Collected data

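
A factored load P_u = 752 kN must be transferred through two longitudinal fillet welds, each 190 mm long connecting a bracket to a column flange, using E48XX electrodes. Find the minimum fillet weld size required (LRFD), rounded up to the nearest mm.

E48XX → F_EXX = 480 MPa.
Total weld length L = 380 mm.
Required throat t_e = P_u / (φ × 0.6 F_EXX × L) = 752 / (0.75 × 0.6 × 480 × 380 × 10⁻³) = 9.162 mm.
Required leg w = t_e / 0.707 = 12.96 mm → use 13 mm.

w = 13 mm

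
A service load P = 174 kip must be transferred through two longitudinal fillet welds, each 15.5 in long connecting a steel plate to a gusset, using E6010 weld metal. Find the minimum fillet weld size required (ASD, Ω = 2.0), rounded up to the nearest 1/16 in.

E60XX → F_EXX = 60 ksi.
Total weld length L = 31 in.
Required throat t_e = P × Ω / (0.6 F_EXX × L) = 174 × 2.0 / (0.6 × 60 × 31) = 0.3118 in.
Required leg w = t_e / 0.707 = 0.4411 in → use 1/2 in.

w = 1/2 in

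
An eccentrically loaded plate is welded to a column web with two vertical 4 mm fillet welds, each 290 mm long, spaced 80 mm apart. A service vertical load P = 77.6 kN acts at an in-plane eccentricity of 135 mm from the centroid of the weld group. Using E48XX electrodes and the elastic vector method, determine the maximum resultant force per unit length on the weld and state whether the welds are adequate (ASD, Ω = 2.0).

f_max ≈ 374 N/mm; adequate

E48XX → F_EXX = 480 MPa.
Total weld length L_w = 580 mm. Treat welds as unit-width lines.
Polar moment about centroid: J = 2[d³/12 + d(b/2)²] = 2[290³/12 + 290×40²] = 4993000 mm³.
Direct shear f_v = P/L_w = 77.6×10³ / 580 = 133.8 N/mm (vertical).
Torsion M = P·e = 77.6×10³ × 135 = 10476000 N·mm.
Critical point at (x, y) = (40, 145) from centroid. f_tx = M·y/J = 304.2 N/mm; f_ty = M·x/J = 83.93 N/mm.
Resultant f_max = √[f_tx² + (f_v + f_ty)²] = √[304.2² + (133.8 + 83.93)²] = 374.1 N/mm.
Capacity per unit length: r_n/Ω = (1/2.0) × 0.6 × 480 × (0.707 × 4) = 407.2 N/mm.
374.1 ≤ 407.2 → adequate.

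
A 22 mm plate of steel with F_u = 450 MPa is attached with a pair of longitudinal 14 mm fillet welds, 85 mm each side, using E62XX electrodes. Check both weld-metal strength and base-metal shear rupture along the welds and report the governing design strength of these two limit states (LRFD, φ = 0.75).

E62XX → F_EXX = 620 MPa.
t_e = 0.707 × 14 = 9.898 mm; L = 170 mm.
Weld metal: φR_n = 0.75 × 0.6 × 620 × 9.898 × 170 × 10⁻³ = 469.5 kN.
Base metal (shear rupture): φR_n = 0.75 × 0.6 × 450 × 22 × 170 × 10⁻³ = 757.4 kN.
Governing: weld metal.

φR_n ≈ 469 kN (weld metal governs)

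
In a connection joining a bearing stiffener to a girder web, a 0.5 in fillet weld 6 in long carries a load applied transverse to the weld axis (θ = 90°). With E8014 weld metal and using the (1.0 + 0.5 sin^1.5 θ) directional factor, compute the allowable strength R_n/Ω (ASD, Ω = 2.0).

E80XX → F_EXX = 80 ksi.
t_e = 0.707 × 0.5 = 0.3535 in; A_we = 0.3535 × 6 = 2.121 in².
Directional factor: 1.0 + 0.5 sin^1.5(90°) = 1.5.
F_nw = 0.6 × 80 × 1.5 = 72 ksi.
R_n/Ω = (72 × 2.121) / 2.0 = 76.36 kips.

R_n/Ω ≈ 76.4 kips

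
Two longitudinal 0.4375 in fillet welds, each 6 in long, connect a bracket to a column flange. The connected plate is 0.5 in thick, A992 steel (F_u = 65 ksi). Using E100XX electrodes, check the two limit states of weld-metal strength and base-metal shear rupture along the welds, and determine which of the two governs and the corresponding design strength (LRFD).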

--

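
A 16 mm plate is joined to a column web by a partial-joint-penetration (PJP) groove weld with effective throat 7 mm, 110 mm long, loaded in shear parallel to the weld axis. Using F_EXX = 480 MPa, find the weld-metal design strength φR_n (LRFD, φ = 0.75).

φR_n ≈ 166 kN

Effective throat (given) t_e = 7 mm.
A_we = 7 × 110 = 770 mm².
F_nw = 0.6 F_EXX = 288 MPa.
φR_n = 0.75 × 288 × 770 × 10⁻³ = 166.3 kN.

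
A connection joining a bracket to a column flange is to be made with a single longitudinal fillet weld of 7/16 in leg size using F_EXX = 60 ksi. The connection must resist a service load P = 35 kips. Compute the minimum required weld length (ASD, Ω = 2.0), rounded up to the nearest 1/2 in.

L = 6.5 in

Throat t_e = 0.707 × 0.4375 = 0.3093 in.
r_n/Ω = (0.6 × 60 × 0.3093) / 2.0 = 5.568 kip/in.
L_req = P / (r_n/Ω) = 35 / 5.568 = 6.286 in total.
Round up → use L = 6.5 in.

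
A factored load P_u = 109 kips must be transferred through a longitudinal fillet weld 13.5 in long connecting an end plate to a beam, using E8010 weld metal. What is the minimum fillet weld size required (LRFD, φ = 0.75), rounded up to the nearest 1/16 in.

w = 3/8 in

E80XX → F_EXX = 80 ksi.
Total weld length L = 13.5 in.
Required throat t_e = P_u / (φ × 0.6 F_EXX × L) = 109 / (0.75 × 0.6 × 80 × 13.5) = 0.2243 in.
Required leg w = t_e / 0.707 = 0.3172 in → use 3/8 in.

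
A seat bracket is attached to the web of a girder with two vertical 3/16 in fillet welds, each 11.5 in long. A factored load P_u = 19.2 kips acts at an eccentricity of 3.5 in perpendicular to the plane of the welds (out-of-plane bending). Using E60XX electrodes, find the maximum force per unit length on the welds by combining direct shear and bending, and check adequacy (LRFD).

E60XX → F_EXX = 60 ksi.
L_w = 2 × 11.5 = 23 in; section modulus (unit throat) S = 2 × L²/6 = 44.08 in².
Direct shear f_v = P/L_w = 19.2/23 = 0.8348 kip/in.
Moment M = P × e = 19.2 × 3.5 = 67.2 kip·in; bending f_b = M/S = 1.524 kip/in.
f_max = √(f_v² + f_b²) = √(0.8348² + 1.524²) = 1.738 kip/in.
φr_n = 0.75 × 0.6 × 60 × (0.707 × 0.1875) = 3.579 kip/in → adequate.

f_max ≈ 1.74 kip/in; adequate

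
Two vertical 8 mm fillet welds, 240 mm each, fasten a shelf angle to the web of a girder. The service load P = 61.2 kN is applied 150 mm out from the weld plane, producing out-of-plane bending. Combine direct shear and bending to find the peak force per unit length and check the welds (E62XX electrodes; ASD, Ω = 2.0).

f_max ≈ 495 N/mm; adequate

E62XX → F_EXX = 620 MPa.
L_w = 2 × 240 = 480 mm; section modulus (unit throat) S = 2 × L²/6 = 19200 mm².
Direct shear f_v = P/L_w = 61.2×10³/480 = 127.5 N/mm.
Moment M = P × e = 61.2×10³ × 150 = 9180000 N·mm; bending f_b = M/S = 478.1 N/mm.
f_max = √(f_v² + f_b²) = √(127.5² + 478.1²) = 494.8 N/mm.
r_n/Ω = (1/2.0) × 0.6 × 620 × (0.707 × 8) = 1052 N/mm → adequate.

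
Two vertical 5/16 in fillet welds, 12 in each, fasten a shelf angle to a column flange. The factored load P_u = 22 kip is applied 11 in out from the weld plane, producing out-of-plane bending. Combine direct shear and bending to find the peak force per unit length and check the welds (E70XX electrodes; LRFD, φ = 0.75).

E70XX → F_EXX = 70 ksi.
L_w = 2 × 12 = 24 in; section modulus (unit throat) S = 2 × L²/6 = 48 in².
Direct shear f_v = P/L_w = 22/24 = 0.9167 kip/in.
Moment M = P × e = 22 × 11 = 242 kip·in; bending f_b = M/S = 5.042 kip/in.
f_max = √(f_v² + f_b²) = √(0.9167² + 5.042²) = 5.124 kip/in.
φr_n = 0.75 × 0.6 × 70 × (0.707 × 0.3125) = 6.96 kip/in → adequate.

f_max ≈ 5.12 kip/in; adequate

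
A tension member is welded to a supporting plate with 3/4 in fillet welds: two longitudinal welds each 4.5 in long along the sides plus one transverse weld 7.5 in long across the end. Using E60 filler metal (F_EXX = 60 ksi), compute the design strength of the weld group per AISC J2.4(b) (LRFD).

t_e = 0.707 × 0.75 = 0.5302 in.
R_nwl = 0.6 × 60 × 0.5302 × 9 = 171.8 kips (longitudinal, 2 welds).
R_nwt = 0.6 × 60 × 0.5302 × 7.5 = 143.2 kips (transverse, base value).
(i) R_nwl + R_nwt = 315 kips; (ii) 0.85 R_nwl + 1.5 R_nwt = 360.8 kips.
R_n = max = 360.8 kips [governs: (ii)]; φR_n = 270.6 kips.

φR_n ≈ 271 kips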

* * *

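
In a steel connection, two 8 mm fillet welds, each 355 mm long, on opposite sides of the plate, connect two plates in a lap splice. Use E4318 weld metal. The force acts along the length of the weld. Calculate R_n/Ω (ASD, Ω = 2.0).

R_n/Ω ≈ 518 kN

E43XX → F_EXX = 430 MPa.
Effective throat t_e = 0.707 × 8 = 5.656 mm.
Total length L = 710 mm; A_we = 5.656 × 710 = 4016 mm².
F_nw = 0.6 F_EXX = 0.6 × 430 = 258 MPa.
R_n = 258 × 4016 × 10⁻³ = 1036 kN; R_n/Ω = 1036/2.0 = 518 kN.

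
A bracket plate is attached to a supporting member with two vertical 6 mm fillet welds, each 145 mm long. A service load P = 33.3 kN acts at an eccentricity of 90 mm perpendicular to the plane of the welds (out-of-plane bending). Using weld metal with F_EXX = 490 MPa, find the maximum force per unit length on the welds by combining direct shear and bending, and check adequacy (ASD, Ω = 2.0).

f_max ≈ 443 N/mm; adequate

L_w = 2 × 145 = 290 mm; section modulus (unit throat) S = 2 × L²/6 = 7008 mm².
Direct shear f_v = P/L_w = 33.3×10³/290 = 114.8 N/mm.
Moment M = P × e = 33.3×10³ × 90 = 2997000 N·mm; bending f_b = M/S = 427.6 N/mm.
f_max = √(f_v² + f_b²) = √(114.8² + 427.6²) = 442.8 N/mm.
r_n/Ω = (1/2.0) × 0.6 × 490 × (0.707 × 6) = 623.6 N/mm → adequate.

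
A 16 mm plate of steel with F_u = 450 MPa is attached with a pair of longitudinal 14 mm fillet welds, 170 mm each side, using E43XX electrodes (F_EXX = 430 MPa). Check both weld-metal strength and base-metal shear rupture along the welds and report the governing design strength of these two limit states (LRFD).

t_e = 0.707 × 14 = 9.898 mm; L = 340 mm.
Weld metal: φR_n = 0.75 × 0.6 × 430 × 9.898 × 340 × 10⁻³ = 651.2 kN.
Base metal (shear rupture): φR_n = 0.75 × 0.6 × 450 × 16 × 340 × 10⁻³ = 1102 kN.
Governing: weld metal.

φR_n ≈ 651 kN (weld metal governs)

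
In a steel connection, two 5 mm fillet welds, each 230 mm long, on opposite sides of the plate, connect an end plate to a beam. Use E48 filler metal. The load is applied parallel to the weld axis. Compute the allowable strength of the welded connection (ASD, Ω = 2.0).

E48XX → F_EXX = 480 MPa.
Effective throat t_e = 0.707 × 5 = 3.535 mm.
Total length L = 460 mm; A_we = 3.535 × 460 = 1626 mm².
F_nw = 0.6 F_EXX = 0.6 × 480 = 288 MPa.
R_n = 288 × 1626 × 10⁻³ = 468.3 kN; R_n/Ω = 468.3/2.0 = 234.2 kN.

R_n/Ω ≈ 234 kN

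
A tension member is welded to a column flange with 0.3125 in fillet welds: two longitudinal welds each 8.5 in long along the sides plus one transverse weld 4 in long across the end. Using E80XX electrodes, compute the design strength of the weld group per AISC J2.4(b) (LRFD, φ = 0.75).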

* _DESCRIPTION OF THE TASK_
Looking at the entries above, can you reproduce exactly the lines from the one that holds "In a connection" through the one that holds "Two longitudinal 0.4375", and only those?

* _EXERCISE SOLUTION_
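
In a connection joining a bearing stiffener to a girder web, a 0.5 in fillet weld 6 in long carries a load applied transverse to the weld axis (θ = 90°). With E8014 weld metal and using the (1.0 + 0.5 sin^1.5 θ) directional factor, compute the allowable strength R_n/Ω (ASD, Ω = 2.0).

E80XX → F_EXX = 80 ksi.
t_e = 0.707 × 0.5 = 0.3535 in; A_we = 0.3535 × 6 = 2.121 in².
Directional factor: 1.0 + 0.5 sin^1.5(90°) = 1.5.
F_nw = 0.6 × 80 × 1.5 = 72 ksi.
R_n/Ω = (72 × 2.121) / 2.0 = 76.36 kips.

R_n/Ω ≈ 76.4 kips

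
Two longitudinal 0.4375 in fillet welds, each 6 in long, connect a bracket to a column flange. The connected plate is 0.5 in thick, A992 steel (F_u = 65 ksi). Using E100XX electrodes, check the two limit states of weld-metal strength and base-metal shear rupture along the welds, and determine which of the two governs and the corresponding design strength (LRFD).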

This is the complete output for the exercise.